- TASK TO COMPLETE -
Transcribe the entire listing exactly as it appears.

========

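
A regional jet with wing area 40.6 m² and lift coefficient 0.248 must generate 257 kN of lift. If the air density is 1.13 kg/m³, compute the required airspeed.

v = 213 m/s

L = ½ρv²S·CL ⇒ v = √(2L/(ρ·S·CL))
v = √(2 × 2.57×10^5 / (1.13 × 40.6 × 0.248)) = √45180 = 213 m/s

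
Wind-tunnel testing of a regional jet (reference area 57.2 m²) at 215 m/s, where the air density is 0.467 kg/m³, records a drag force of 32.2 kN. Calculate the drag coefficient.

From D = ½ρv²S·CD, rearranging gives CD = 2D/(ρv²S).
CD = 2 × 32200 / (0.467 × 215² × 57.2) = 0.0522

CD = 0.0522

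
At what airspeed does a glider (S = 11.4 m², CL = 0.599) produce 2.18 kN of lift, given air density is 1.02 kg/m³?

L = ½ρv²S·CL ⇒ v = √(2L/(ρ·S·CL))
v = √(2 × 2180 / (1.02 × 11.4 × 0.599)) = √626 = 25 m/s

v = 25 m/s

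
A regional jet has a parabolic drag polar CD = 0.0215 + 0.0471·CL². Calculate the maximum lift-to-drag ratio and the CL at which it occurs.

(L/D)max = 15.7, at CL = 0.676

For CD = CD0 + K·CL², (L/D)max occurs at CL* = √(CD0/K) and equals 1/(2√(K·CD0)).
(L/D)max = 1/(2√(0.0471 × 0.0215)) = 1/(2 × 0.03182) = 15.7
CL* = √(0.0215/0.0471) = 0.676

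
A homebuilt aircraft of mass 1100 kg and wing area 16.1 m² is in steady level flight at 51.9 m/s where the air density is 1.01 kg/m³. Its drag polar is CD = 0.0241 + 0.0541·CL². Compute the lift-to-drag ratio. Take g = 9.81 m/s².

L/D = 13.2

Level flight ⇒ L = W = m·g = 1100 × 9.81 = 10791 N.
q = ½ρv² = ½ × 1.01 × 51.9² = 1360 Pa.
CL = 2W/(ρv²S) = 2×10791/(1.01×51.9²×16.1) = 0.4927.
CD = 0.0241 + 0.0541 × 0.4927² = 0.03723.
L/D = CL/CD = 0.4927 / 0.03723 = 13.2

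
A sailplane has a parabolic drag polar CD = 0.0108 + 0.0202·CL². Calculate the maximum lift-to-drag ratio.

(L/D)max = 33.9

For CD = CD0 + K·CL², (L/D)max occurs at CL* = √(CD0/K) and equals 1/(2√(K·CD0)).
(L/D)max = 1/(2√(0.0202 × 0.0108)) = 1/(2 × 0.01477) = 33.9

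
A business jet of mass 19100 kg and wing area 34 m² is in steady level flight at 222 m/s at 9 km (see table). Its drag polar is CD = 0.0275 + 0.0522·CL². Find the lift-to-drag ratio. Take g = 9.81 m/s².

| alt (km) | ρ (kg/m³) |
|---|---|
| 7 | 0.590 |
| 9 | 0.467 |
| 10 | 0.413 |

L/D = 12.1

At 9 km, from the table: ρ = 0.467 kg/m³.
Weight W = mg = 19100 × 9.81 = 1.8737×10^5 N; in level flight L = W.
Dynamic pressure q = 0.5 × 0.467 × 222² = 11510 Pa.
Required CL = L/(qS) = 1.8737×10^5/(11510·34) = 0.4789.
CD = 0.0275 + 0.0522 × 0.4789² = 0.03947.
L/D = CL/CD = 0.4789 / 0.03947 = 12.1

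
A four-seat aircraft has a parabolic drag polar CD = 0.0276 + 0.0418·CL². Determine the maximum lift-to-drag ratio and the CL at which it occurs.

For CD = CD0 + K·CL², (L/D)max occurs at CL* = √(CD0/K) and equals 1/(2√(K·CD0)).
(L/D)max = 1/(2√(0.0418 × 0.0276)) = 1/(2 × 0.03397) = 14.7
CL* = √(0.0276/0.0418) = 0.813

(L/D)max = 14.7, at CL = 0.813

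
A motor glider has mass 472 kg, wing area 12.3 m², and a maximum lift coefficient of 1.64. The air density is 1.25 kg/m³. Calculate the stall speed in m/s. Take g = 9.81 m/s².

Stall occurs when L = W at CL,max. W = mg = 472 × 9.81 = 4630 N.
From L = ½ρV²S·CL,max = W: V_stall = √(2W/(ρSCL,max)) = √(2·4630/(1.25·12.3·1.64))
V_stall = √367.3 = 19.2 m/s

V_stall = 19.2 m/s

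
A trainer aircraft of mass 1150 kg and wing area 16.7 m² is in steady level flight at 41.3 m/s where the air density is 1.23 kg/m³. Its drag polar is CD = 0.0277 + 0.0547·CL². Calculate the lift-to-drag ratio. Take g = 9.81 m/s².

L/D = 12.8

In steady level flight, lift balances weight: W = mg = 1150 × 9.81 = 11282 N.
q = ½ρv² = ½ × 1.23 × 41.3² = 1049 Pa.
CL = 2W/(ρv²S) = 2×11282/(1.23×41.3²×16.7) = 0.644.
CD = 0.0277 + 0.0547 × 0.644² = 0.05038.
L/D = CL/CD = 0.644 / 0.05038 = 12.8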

========

- ANSWER TO THIS EXERCISE -
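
A regional jet with wing area 40.6 m² and lift coefficient 0.248 must generate 257 kN of lift. If the air density is 1.13 kg/m³, compute the required airspeed.

v = 213 m/s

L = ½ρv²S·CL ⇒ v = √(2L/(ρ·S·CL))
v = √(2 × 2.57×10^5 / (1.13 × 40.6 × 0.248)) = √45180 = 213 m/s

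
Wind-tunnel testing of a regional jet (reference area 57.2 m²) at 215 m/s, where the air density is 0.467 kg/m³, records a drag force of 32.2 kN. Calculate the drag coefficient.

From D = ½ρv²S·CD, rearranging gives CD = 2D/(ρv²S).
CD = 2 × 32200 / (0.467 × 215² × 57.2) = 0.0522

CD = 0.0522

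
At what airspeed does a glider (S = 11.4 m², CL = 0.599) produce 2.18 kN of lift, given air density is 1.02 kg/m³?

L = ½ρv²S·CL ⇒ v = √(2L/(ρ·S·CL))
v = √(2 × 2180 / (1.02 × 11.4 × 0.599)) = √626 = 25 m/s

v = 25 m/s

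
A regional jet has a parabolic drag polar CD = 0.0215 + 0.0471·CL². Calculate the maximum lift-to-drag ratio and the CL at which it occurs.

(L/D)max = 15.7, at CL = 0.676

For CD = CD0 + K·CL², (L/D)max occurs at CL* = √(CD0/K) and equals 1/(2√(K·CD0)).
(L/D)max = 1/(2√(0.0471 × 0.0215)) = 1/(2 × 0.03182) = 15.7
CL* = √(0.0215/0.0471) = 0.676

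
A homebuilt aircraft of mass 1100 kg and wing area 16.1 m² is in steady level flight at 51.9 m/s where the air density is 1.01 kg/m³. Its drag polar is CD = 0.0241 + 0.0541·CL². Compute the lift-to-drag ratio. Take g = 9.81 m/s².

L/D = 13.2

Level flight ⇒ L = W = m·g = 1100 × 9.81 = 10791 N.
q = ½ρv² = ½ × 1.01 × 51.9² = 1360 Pa.
CL = 2W/(ρv²S) = 2×10791/(1.01×51.9²×16.1) = 0.4927.
CD = 0.0241 + 0.0541 × 0.4927² = 0.03723.
L/D = CL/CD = 0.4927 / 0.03723 = 13.2

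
A sailplane has a parabolic drag polar CD = 0.0108 + 0.0202·CL². Calculate the maximum lift-to-drag ratio.

(L/D)max = 33.9

For CD = CD0 + K·CL², (L/D)max occurs at CL* = √(CD0/K) and equals 1/(2√(K·CD0)).
(L/D)max = 1/(2√(0.0202 × 0.0108)) = 1/(2 × 0.01477) = 33.9

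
A business jet of mass 19100 kg and wing area 34 m² is in steady level flight at 222 m/s at 9 km (see table). Its drag polar is CD = 0.0275 + 0.0522·CL². Find the lift-to-drag ratio. Take g = 9.81 m/s².

| alt (km) | ρ (kg/m³) |
|---|---|
| 7 | 0.590 |
| 9 | 0.467 |
| 10 | 0.413 |

L/D = 12.1

At 9 km, from the table: ρ = 0.467 kg/m³.
Weight W = mg = 19100 × 9.81 = 1.8737×10^5 N; in level flight L = W.
Dynamic pressure q = 0.5 × 0.467 × 222² = 11510 Pa.
Required CL = L/(qS) = 1.8737×10^5/(11510·34) = 0.4789.
CD = 0.0275 + 0.0522 × 0.4789² = 0.03947.
L/D = CL/CD = 0.4789 / 0.03947 = 12.1

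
A four-seat aircraft has a parabolic drag polar CD = 0.0276 + 0.0418·CL². Determine the maximum lift-to-drag ratio and the CL at which it occurs.

For CD = CD0 + K·CL², (L/D)max occurs at CL* = √(CD0/K) and equals 1/(2√(K·CD0)).
(L/D)max = 1/(2√(0.0418 × 0.0276)) = 1/(2 × 0.03397) = 14.7
CL* = √(0.0276/0.0418) = 0.813

(L/D)max = 14.7, at CL = 0.813

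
A motor glider has mass 472 kg, wing area 12.3 m², and a maximum lift coefficient of 1.64. The air density is 1.25 kg/m³. Calculate the stall speed in m/s. Take g = 9.81 m/s².

Stall occurs when L = W at CL,max. W = mg = 472 × 9.81 = 4630 N.
From L = ½ρV²S·CL,max = W: V_stall = √(2W/(ρSCL,max)) = √(2·4630/(1.25·12.3·1.64))
V_stall = √367.3 = 19.2 m/s

V_stall = 19.2 m/s

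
A trainer aircraft of mass 1150 kg and wing area 16.7 m² is in steady level flight at 41.3 m/s where the air density is 1.23 kg/m³. Its drag polar is CD = 0.0277 + 0.0547·CL². Calculate the lift-to-drag ratio. Take g = 9.81 m/s².

L/D = 12.8

In steady level flight, lift balances weight: W = mg = 1150 × 9.81 = 11282 N.
q = ½ρv² = ½ × 1.23 × 41.3² = 1049 Pa.
CL = 2W/(ρv²S) = 2×11282/(1.23×41.3²×16.7) = 0.644.
CD = 0.0277 + 0.0547 × 0.644² = 0.05038.
L/D = CL/CD = 0.644 / 0.05038 = 12.8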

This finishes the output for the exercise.